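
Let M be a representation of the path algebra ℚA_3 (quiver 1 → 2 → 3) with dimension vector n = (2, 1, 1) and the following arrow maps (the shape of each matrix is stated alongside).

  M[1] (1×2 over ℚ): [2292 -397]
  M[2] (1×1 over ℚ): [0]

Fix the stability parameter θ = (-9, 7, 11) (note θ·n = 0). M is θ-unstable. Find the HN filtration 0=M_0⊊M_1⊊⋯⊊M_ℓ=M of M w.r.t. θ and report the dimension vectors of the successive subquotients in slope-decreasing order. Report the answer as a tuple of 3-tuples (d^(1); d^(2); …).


Barcode: M ≅ I[1,1], I[1,2], I[3,3]. HN layers by μ_θ (3 steps, strictly decreasing):
  μ^(1)=11; μ^(2)=7; μ^(3)=-9

((0, 0, 1); (0, 1, 0); (2, 0, 0))


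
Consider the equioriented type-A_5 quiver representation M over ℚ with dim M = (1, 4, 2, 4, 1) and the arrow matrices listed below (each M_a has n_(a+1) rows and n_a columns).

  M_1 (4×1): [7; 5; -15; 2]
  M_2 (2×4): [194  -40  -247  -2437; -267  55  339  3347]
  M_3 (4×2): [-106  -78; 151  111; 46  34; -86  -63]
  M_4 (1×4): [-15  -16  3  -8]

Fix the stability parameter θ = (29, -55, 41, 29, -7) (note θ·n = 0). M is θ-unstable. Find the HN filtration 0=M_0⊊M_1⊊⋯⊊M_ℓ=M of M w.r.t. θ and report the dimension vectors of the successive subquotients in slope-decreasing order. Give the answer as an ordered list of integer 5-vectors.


Barcode: M ≅ I[1,4], I[2,2]^2, I[2,4], I[4,4], I[4,5]. HN layers by μ_θ (5 steps, strictly decreasing):
  μ^(1)=35; μ^(2)=29; μ^(3)=11; μ^(4)=-13; μ^(5)=-55

((0, 0, 2, 2, 0); (0, 0, 0, 1, 0); (0, 0, 0, 1, 1); (1, 1, 0, 0, 0); (0, 3, 0, 0, 0))


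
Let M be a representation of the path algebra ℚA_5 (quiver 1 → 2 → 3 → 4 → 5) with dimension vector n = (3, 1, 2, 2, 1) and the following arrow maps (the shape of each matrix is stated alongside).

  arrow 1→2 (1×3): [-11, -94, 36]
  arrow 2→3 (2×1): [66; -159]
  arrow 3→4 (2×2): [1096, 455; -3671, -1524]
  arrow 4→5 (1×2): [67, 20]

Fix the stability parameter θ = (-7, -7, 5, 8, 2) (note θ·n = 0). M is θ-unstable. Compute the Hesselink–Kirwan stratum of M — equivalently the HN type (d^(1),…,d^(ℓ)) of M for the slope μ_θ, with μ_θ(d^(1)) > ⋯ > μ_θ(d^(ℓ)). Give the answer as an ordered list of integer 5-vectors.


Barcode: M ≅ I[1,1]^2, I[1,5], I[3,4]. HN layers by μ_θ (3 steps, strictly decreasing):
  μ^(1)=8; μ^(2)=5; μ^(3)=-7

((0, 0, 0, 1, 0); (0, 0, 2, 1, 1); (3, 1, 0, 0, 0))


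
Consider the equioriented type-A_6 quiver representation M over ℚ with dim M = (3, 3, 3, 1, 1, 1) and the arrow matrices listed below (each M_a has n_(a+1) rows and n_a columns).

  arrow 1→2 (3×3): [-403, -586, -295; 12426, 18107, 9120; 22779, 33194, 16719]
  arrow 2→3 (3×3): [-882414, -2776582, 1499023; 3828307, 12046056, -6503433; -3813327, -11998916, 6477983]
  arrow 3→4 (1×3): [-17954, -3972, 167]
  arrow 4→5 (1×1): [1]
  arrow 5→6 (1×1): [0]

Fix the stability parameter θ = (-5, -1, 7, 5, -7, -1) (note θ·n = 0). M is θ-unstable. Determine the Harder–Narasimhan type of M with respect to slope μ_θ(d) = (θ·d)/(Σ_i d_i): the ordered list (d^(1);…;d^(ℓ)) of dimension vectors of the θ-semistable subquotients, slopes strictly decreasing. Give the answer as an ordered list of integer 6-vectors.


Barcode: M ≅ I[1,1], I[1,2], I[1,3], I[2,5], I[3,3], I[6,6]. HN layers by μ_θ (4 steps, strictly decreasing):
  μ^(1)=7; μ^(2)=5/3; μ^(3)=-1; μ^(4)=-5

((0, 0, 2, 0, 0, 0); (0, 0, 1, 1, 1, 0); (0, 3, 0, 0, 0, 1); (3, 0, 0, 0, 0, 0))


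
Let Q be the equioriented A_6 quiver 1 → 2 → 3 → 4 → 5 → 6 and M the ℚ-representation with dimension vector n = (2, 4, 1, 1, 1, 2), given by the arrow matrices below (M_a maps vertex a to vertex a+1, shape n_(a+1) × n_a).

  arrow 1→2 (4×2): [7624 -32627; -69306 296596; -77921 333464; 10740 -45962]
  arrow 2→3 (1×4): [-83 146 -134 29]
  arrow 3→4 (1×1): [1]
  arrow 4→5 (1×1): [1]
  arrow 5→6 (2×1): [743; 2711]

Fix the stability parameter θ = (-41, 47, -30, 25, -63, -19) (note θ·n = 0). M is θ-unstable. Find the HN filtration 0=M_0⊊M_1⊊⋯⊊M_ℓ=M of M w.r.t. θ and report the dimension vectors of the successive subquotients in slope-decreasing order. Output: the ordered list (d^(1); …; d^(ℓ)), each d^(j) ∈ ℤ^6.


Interval decomposition of M: I[1,2], I[1,6], I[2,2]^2, I[6,6].
HN type (ℓ=4): μ^(1)=47; μ^(2)=-8; μ^(3)=-19; μ^(4)=-41

((0, 3, 0, 0, 0, 0); (0, 1, 1, 1, 1, 1); (0, 0, 0, 0, 0, 1); (2, 0, 0, 0, 0, 0))


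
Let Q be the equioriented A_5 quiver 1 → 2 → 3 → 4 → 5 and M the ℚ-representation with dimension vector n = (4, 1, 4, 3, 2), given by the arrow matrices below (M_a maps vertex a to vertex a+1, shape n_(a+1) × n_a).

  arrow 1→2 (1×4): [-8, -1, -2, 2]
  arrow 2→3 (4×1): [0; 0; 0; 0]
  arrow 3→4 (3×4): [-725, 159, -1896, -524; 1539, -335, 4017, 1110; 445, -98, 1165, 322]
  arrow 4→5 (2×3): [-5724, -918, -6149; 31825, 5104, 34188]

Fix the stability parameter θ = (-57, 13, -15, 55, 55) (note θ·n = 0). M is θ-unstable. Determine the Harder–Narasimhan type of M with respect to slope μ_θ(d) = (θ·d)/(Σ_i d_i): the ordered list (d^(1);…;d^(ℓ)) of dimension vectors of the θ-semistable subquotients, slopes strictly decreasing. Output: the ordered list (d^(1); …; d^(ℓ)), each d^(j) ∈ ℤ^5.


Barcode: M ≅ I[1,1]^3, I[1,2], I[3,3], I[3,4], I[3,5]^2. HN layers by μ_θ (4 steps, strictly decreasing):
  μ^(1)=55; μ^(2)=13; μ^(3)=-15; μ^(4)=-57

((0, 0, 0, 3, 2); (0, 1, 0, 0, 0); (0, 0, 4, 0, 0); (4, 0, 0, 0, 0))


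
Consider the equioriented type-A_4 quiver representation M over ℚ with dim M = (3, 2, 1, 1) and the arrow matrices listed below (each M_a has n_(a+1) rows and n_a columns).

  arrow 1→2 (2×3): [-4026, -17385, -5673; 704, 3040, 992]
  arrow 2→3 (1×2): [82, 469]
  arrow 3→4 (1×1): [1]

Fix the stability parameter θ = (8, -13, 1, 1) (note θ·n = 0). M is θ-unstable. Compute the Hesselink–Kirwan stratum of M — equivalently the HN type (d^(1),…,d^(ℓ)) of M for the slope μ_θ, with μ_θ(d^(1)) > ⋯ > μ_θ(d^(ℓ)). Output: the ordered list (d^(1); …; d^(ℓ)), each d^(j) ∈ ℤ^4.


Barcode: M ≅ I[1,1]^2, I[1,4], I[2,2]. HN layers by μ_θ (4 steps, strictly decreasing):
  μ^(1)=8; μ^(2)=1; μ^(3)=-5/2; μ^(4)=-13

((2, 0, 0, 0); (0, 0, 1, 1); (1, 1, 0, 0); (0, 1, 0, 0))


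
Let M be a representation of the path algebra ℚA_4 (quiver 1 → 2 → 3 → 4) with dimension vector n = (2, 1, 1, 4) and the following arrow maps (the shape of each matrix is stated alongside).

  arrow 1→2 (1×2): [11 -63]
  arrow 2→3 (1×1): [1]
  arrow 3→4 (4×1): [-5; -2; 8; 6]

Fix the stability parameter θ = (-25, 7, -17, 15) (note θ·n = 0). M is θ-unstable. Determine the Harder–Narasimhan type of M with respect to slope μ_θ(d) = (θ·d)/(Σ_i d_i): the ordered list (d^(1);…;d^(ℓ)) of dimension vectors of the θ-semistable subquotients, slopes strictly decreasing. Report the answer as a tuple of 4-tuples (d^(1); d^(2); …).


Via rank(M_{q-1}∘⋯∘M_p): M ≅ I[1,1], I[1,4], I[4,4]^3.
μ_θ-semistable layers: μ^(1)=15; μ^(2)=-5; μ^(3)=-25

((0, 0, 0, 4); (0, 1, 1, 0); (2, 0, 0, 0))


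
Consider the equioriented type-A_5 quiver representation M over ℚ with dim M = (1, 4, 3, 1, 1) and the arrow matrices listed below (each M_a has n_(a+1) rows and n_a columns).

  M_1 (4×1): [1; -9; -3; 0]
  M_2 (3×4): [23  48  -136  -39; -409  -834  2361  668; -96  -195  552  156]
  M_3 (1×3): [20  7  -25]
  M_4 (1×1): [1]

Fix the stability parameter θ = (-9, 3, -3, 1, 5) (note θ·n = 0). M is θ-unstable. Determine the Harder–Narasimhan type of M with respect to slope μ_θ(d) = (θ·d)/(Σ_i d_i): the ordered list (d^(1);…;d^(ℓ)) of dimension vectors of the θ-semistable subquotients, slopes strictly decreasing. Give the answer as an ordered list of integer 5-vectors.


Interval decomposition of M: I[1,5], I[2,2], I[2,3]^2.
HN type (ℓ=5): μ^(1)=5; μ^(2)=3; μ^(3)=1; μ^(4)=0; μ^(5)=-9

((0, 0, 0, 0, 1); (0, 1, 0, 0, 0); (0, 0, 0, 1, 0); (0, 3, 3, 0, 0); (1, 0, 0, 0, 0))


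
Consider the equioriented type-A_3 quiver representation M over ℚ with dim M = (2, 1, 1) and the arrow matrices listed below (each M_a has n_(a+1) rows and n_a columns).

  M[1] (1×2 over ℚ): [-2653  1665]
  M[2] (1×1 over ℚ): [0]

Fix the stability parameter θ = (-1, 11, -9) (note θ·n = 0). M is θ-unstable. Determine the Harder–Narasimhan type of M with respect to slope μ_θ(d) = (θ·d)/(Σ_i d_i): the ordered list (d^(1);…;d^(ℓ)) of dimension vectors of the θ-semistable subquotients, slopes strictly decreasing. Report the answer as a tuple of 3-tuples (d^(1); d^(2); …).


Via rank(M_{q-1}∘⋯∘M_p): M ≅ I[1,1], I[1,2], I[3,3].
μ_θ-semistable layers: μ^(1)=11; μ^(2)=-1; μ^(3)=-9

((0, 1, 0); (2, 0, 0); (0, 0, 1))


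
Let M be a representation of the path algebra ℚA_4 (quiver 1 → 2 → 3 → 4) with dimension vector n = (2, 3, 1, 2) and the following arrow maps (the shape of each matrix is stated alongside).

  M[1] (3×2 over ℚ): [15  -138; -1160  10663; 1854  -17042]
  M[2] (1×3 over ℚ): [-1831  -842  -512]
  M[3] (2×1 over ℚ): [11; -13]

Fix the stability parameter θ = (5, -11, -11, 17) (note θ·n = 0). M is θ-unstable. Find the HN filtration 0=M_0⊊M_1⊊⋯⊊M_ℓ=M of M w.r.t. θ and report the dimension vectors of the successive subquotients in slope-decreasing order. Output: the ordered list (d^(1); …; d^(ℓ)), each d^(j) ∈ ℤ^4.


Interval decomposition of M: I[1,2], I[1,4], I[2,2], I[4,4].
HN type (ℓ=4): μ^(1)=17; μ^(2)=-3; μ^(3)=-17/3; μ^(4)=-11

((0, 0, 0, 2); (1, 1, 0, 0); (1, 1, 1, 0); (0, 1, 0, 0))


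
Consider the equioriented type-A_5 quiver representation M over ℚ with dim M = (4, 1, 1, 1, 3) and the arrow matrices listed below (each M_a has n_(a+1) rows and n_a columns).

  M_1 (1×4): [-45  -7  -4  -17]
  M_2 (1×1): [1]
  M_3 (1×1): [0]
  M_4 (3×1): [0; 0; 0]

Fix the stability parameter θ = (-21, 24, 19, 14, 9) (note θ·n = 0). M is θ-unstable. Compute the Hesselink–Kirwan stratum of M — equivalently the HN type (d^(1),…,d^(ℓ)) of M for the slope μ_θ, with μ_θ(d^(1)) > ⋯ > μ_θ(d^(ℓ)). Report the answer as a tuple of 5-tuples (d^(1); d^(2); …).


Via rank(M_{q-1}∘⋯∘M_p): M ≅ I[1,1]^3, I[1,3], I[4,4], I[5,5]^3.
μ_θ-semistable layers: μ^(1)=43/2; μ^(2)=14; μ^(3)=9; μ^(4)=-21

((0, 1, 1, 0, 0); (0, 0, 0, 1, 0); (0, 0, 0, 0, 3); (4, 0, 0, 0, 0))


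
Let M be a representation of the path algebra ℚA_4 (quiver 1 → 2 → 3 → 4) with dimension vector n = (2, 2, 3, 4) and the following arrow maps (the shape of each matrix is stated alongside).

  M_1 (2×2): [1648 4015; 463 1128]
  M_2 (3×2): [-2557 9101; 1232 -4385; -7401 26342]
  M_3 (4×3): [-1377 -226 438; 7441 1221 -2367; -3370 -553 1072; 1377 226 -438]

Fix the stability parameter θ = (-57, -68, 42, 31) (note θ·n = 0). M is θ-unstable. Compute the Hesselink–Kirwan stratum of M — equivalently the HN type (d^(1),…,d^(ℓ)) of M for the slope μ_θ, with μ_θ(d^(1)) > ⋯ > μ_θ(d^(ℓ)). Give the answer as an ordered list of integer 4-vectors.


Interval decomposition of M: I[1,4]^2, I[3,4], I[4,4].
HN type (ℓ=3): μ^(1)=73/2; μ^(2)=31; μ^(3)=-125/2

((0, 0, 3, 3); (0, 0, 0, 1); (2, 2, 0, 0))


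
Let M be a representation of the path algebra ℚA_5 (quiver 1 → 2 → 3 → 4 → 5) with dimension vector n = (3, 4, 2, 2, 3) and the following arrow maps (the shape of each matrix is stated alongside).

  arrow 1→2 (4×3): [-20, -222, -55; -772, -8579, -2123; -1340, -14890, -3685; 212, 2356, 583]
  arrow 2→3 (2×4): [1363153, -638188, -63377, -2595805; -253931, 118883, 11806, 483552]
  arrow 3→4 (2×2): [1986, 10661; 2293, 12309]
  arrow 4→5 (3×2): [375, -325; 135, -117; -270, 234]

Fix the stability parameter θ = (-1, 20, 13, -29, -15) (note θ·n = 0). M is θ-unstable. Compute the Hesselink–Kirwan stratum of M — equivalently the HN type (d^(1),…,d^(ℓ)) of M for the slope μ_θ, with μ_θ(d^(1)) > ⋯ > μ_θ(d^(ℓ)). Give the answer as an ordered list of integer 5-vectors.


Via rank(M_{q-1}∘⋯∘M_p): M ≅ I[1,1], I[1,4], I[1,5], I[2,2]^2, I[5,5]^2.
μ_θ-semistable layers: μ^(1)=20; μ^(2)=4/3; μ^(3)=-1; μ^(4)=-12/5; μ^(5)=-15

((0, 2, 0, 0, 0); (0, 1, 1, 1, 0); (2, 0, 0, 0, 0); (1, 1, 1, 1, 1); (0, 0, 0, 0, 2))


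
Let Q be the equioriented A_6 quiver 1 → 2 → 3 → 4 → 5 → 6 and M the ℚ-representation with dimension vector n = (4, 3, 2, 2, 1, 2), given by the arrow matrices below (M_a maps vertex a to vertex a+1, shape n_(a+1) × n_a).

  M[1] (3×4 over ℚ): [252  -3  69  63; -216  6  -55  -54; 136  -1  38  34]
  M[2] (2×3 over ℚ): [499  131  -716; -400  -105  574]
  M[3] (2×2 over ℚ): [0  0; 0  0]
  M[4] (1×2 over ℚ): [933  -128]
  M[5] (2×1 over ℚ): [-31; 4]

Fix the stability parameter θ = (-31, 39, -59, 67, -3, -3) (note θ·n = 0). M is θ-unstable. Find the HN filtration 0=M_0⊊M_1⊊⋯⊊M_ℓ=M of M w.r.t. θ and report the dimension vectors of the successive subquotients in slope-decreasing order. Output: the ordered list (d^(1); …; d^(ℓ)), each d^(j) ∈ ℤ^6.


Interval decomposition of M: I[1,1], I[1,2], I[1,3]^2, I[4,4], I[4,6], I[6,6].
HN type (ℓ=6): μ^(1)=67; μ^(2)=39; μ^(3)=61/3; μ^(4)=-3; μ^(5)=-10; μ^(6)=-31

((0, 0, 0, 1, 0, 0); (0, 1, 0, 0, 0, 0); (0, 0, 0, 1, 1, 1); (0, 0, 0, 0, 0, 1); (0, 2, 2, 0, 0, 0); (4, 0, 0, 0, 0, 0))


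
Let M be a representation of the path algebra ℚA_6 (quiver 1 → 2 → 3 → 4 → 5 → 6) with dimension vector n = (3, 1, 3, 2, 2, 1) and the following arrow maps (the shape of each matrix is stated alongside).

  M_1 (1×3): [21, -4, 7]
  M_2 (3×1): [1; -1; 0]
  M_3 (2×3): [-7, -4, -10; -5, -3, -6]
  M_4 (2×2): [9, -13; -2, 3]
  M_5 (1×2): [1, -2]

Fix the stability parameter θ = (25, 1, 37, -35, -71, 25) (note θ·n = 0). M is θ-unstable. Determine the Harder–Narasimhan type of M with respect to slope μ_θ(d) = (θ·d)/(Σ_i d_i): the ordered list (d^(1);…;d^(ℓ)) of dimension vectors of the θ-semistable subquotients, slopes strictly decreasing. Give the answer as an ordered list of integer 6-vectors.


Interval decomposition of M: I[1,1]^2, I[1,6], I[3,3], I[3,5].
HN type (ℓ=4): μ^(1)=37; μ^(2)=25; μ^(3)=-43/5; μ^(4)=-23

((0, 0, 1, 0, 0, 0); (2, 0, 0, 0, 0, 1); (1, 1, 1, 1, 1, 0); (0, 0, 1, 1, 1, 0))


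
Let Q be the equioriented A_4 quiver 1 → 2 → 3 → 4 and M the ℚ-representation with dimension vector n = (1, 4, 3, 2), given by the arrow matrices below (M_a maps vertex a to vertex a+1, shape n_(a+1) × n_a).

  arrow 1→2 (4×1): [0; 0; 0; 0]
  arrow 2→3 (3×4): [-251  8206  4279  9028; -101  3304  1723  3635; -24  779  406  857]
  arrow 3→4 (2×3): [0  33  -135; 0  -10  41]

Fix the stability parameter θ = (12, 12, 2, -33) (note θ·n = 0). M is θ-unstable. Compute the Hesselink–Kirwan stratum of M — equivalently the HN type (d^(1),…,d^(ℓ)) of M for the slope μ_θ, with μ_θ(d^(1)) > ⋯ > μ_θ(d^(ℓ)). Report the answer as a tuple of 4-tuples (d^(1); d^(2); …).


Interval decomposition of M: I[1,1], I[2,2], I[2,3], I[2,4]^2.
HN type (ℓ=3): μ^(1)=12; μ^(2)=7; μ^(3)=-19/3

((1, 1, 0, 0); (0, 1, 1, 0); (0, 2, 2, 2))


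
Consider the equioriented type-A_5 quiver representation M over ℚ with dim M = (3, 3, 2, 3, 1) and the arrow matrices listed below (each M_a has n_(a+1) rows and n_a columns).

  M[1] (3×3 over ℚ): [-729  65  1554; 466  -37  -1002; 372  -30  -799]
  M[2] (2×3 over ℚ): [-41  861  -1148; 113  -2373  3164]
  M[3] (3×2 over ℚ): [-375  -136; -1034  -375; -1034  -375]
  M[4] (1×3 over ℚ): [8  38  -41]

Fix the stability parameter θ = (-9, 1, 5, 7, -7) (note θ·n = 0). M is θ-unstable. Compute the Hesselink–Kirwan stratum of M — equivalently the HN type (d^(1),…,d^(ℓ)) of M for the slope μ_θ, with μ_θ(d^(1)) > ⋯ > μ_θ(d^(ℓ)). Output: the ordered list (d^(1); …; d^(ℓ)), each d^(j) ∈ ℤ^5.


Via rank(M_{q-1}∘⋯∘M_p): M ≅ I[1,2]^2, I[1,5], I[3,4], I[4,4].
μ_θ-semistable layers: μ^(1)=7; μ^(2)=5; μ^(3)=5/3; μ^(4)=1; μ^(5)=-9

((0, 0, 0, 2, 0); (0, 0, 1, 0, 0); (0, 0, 1, 1, 1); (0, 3, 0, 0, 0); (3, 0, 0, 0, 0))


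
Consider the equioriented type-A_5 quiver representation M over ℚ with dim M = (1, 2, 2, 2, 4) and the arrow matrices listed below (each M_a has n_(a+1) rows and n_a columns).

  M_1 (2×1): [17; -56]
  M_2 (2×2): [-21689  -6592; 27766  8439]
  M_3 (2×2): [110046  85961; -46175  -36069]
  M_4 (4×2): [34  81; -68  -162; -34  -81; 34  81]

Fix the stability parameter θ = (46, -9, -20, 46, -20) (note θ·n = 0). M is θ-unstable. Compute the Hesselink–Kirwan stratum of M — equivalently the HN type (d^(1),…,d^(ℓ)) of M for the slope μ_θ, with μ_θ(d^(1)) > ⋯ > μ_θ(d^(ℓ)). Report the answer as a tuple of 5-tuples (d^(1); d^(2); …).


Barcode: M ≅ I[1,5], I[2,4], I[5,5]^3. HN layers by μ_θ (5 steps, strictly decreasing):
  μ^(1)=46; μ^(2)=13; μ^(3)=17/3; μ^(4)=-29/2; μ^(5)=-20

((0, 0, 0, 1, 0); (0, 0, 0, 1, 1); (1, 1, 1, 0, 0); (0, 1, 1, 0, 0); (0, 0, 0, 0, 3))


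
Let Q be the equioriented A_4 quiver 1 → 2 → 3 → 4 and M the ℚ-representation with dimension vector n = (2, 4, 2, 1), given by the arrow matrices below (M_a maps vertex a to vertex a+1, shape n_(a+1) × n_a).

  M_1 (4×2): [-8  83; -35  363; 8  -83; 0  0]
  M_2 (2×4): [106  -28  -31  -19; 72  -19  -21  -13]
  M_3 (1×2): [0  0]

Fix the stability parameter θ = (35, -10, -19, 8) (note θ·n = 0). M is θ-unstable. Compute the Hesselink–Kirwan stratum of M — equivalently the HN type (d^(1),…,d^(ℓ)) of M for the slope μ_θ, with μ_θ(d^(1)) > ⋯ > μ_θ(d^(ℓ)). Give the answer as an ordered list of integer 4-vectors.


Interval decomposition of M: I[1,3]^2, I[2,2]^2, I[4,4].
HN type (ℓ=3): μ^(1)=8; μ^(2)=2; μ^(3)=-10

((0, 0, 0, 1); (2, 2, 2, 0); (0, 2, 0, 0))


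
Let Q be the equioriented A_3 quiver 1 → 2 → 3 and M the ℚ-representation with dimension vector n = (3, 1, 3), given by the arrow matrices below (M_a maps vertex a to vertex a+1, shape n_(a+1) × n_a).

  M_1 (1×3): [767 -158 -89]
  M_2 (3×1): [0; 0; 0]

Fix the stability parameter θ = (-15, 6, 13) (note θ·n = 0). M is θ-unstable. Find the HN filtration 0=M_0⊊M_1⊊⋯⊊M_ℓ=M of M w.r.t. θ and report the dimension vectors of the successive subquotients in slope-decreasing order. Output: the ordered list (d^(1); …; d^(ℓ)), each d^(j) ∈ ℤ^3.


Barcode: M ≅ I[1,1]^2, I[1,2], I[3,3]^3. HN layers by μ_θ (3 steps, strictly decreasing):
  μ^(1)=13; μ^(2)=6; μ^(3)=-15

((0, 0, 3); (0, 1, 0); (3, 0, 0))


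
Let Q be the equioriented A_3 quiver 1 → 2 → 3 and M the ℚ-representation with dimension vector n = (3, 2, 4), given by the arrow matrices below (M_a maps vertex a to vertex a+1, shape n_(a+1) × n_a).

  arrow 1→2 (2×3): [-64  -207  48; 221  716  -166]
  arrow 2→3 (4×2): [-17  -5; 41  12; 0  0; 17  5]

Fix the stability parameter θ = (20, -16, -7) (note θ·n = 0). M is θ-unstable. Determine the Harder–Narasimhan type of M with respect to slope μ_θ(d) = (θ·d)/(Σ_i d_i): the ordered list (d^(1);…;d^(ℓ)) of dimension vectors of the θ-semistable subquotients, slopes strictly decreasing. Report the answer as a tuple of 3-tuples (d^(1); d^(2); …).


Interval decomposition of M: I[1,1], I[1,3]^2, I[3,3]^2.
HN type (ℓ=3): μ^(1)=20; μ^(2)=-1; μ^(3)=-7

((1, 0, 0); (2, 2, 2); (0, 0, 2))


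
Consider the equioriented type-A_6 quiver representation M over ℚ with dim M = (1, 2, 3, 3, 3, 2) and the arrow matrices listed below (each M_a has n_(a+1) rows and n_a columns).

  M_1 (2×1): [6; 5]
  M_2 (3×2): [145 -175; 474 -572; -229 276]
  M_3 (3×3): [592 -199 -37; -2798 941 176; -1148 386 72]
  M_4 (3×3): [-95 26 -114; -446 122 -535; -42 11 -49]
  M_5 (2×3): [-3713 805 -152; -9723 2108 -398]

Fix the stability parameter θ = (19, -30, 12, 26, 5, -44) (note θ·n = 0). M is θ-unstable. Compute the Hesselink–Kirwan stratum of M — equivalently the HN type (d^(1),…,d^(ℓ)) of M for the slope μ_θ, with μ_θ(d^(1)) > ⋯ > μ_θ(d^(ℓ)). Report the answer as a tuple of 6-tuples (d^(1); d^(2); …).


Barcode: M ≅ I[1,6], I[2,6], I[3,3], I[4,5]. HN layers by μ_θ (5 steps, strictly decreasing):
  μ^(1)=31/2; μ^(2)=12; μ^(3)=-1/4; μ^(4)=-11/2; μ^(5)=-30

((0, 0, 0, 1, 1, 0); (0, 0, 1, 0, 0, 0); (0, 0, 2, 2, 2, 2); (1, 1, 0, 0, 0, 0); (0, 1, 0, 0, 0, 0))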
● ● ● ●
[What to produce]
How many lines of the material hold the string "listed"? Answer with the number only.

[Task output]
9